▶ **TASK STATEMENT**
Look through the listing underneath for "below", and copy every line that has it.

-=-=-

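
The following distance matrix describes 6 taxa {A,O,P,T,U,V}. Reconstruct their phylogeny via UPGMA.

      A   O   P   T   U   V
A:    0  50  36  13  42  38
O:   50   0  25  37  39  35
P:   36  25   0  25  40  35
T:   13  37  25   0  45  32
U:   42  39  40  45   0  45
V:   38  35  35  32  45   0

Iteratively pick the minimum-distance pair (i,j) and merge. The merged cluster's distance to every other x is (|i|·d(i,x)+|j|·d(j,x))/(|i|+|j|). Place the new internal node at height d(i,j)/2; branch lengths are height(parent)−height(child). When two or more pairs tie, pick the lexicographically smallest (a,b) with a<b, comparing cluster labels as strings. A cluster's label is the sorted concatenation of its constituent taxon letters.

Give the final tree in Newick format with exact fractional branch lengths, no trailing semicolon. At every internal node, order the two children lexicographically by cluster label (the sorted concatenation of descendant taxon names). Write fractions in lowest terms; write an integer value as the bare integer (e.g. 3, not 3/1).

step 1: merge (A,T) at d=13; branch lengths A→13/2, T→13/2; new cluster AT
  updated: d(AT,O)=87/2, d(AT,P)=61/2, d(AT,U)=87/2, d(AT,V)=35
step 2: merge (O,P) at d=25; branch lengths O→25/2, P→25/2; new cluster OP
  updated: d(AT,OP)=37, d(OP,U)=79/2, d(OP,V)=35
step 3: merge (AT,V) at d=35; branch lengths AT→11, V→35/2; new cluster ATV
  updated: d(ATV,OP)=109/3, d(ATV,U)=44
step 4: merge (ATV,OP) at d=109/3; branch lengths ATV→2/3, OP→17/3; new cluster AOPTV
  updated: d(AOPTV,U)=211/5
step 5: merge (AOPTV,U) at d=211/5; branch lengths AOPTV→44/15, U→211/10; new cluster AOPTUV
final tree: ((((A:13/2,T:13/2):11,V:35/2):2/3,(O:25/2,P:25/2):17/3):44/15,U:211/10)
total length: 1453/15

((((A:13/2,T:13/2):11,V:35/2):2/3,(O:25/2,P:25/2):17/3):44/15,U:211/10)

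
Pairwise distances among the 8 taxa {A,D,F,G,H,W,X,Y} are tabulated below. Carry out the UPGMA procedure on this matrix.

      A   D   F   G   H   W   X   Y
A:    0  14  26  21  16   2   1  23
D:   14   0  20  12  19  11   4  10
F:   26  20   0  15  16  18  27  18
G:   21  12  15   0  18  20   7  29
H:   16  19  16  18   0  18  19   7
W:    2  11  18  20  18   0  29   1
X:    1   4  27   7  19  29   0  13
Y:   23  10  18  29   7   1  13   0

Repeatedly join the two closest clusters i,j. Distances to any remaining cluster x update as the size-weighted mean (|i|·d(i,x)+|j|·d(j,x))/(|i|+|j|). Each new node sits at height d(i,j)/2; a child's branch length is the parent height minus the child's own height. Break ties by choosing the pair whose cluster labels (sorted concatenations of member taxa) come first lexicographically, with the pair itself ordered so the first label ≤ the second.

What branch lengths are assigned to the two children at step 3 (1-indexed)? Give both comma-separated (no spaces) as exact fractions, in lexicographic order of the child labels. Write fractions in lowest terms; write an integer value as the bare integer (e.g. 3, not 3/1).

1. join A+X (d=1) ⇒ AX; edges |A|=1/2, |X|=1/2
  updated: d(AX,D)=9, d(AX,F)=53/2, d(AX,G)=14, d(AX,H)=35/2, d(AX,W)=31/2, d(AX,Y)=18
2. join W+Y (d=1) ⇒ WY; edges |W|=1/2, |Y|=1/2
  updated: d(AX,WY)=67/4, d(D,WY)=21/2, d(F,WY)=18, d(G,WY)=49/2, d(H,WY)=25/2
3. join AX+D (d=9) ⇒ ADX; edges |AX|=4, |D|=9/2
  updated: d(ADX,F)=73/3, d(ADX,G)=40/3, d(ADX,H)=18, d(ADX,WY)=44/3
4. join H+WY (d=25/2) ⇒ HWY; edges |H|=25/4, |WY|=23/4
  updated: d(ADX,HWY)=142/9, d(F,HWY)=52/3, d(G,HWY)=67/3
5. join ADX+G (d=40/3) ⇒ ADGX; edges |ADX|=13/6, |G|=20/3
  updated: d(ADGX,F)=22, d(ADGX,HWY)=209/12
6. join F+HWY (d=52/3) ⇒ FHWY; edges |F|=26/3, |HWY|=29/12
  updated: d(ADGX,FHWY)=297/16
7. join ADGX+FHWY (d=297/16) ⇒ ADFGHWXY; edges |ADGX|=251/96, |FHWY|=59/96
final tree: ((((A:1/2,X:1/2):4,D:9/2):13/6,G:20/3):251/96,(F:26/3,(H:25/4,(W:1/2,Y:1/2):23/4):29/12):59/96)
total length: 2191/48

4,9/2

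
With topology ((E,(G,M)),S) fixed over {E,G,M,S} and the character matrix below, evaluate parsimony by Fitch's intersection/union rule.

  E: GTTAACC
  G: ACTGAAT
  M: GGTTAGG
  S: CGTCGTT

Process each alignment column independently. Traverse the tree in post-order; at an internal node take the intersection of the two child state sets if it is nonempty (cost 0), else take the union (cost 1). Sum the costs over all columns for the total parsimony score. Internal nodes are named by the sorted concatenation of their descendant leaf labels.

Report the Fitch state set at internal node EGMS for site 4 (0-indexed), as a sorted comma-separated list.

site 0, node GM: G={A} ∪ M={G} → {A,G} (+1)
site 0, node EGM: E={G} ∩ GM={A,G} → {G} (+0)
site 0, node EGMS: EGM={G} ∪ S={C} → {C,G} (+1)
site 1, node GM: G={C} ∪ M={G} → {C,G} (+1)
site 1, node EGM: E={T} ∪ GM={C,G} → {C,G,T} (+1)
site 1, node EGMS: EGM={C,G,T} ∩ S={G} → {G} (+0)
site 2, node GM: G={T} ∩ M={T} → {T} (+0)
site 2, node EGM: E={T} ∩ GM={T} → {T} (+0)
site 2, node EGMS: EGM={T} ∩ S={T} → {T} (+0)
site 3, node GM: G={G} ∪ M={T} → {G,T} (+1)
site 3, node EGM: E={A} ∪ GM={G,T} → {A,G,T} (+1)
site 3, node EGMS: EGM={A,G,T} ∪ S={C} → {A,C,G,T} (+1)
site 4, node GM: G={A} ∩ M={A} → {A} (+0)
site 4, node EGM: E={A} ∩ GM={A} → {A} (+0)
site 4, node EGMS: EGM={A} ∪ S={G} → {A,G} (+1)
site 5, node GM: G={A} ∪ M={G} → {A,G} (+1)
site 5, node EGM: E={C} ∪ GM={A,G} → {A,C,G} (+1)
site 5, node EGMS: EGM={A,C,G} ∪ S={T} → {A,C,G,T} (+1)
site 6, node GM: G={T} ∪ M={G} → {G,T} (+1)
site 6, node EGM: E={C} ∪ GM={G,T} → {C,G,T} (+1)
site 6, node EGMS: EGM={C,G,T} ∩ S={T} → {T} (+0)
per-site changes: [2, 2, 0, 3, 1, 3, 2]; total = 13

A,G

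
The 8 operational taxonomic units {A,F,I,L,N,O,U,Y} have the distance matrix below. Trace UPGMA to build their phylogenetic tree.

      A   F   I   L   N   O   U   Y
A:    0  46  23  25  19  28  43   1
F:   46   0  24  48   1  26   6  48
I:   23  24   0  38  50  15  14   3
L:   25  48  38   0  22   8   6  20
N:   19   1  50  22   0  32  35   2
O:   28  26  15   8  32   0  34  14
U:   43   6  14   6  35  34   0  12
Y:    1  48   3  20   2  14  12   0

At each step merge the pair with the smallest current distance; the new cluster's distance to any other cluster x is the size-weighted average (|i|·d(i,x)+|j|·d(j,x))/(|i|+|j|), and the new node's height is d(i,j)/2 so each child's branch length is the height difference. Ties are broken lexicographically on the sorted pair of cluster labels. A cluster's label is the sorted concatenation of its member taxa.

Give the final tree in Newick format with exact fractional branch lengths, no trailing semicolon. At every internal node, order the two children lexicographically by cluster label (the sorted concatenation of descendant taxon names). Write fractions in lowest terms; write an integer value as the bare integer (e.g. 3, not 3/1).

(((((A:1/2,Y:1/2):6,I:13/2):3,O:19/2):21/8,(L:3,U:3):73/8):67/24,(F:1/2,N:1/2):173/12)

step 1: merge (A,Y) at d=1; branch lengths A→1/2, Y→1/2; new cluster AY
  updated: d(AY,F)=47, d(AY,I)=13, d(AY,L)=45/2, d(AY,N)=21/2, d(AY,O)=21, d(AY,U)=55/2
step 2: merge (F,N) at d=1; branch lengths F→1/2, N→1/2; new cluster FN
  updated: d(AY,FN)=115/4, d(FN,I)=37, d(FN,L)=35, d(FN,O)=29, d(FN,U)=41/2
step 3: merge (L,U) at d=6; branch lengths L→3, U→3; new cluster LU
  updated: d(AY,LU)=25, d(FN,LU)=111/4, d(I,LU)=26, d(LU,O)=21
step 4: merge (AY,I) at d=13; branch lengths AY→6, I→13/2; new cluster AIY
  updated: d(AIY,FN)=63/2, d(AIY,LU)=76/3, d(AIY,O)=19
step 5: merge (AIY,O) at d=19; branch lengths AIY→3, O→19/2; new cluster AIOY
  updated: d(AIOY,FN)=247/8, d(AIOY,LU)=97/4
step 6: merge (AIOY,LU) at d=97/4; branch lengths AIOY→21/8, LU→73/8; new cluster AILOUY
  updated: d(AILOUY,FN)=179/6
step 7: merge (AILOUY,FN) at d=179/6; branch lengths AILOUY→67/24, FN→173/12; new cluster AFILNOUY
final tree: (((((A:1/2,Y:1/2):6,I:13/2):3,O:19/2):21/8,(L:3,U:3):73/8):67/24,(F:1/2,N:1/2):173/12)
total length: 1487/24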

-=-=-

▶ **SOLUTION TO THIS PROBLEM**
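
Pairwise distances among the 8 taxa {A,D,F,G,H,W,X,Y} are tabulated below. Carry out the UPGMA procedure on this matrix.
With topology ((E,(G,M)),S) fixed over {E,G,M,S} and the character matrix below, evaluate parsimony by Fitch's intersection/union rule.
The 8 operational taxonomic units {A,F,I,L,N,O,U,Y} have the distance matrix below. Trace UPGMA to build their phylogenetic tree.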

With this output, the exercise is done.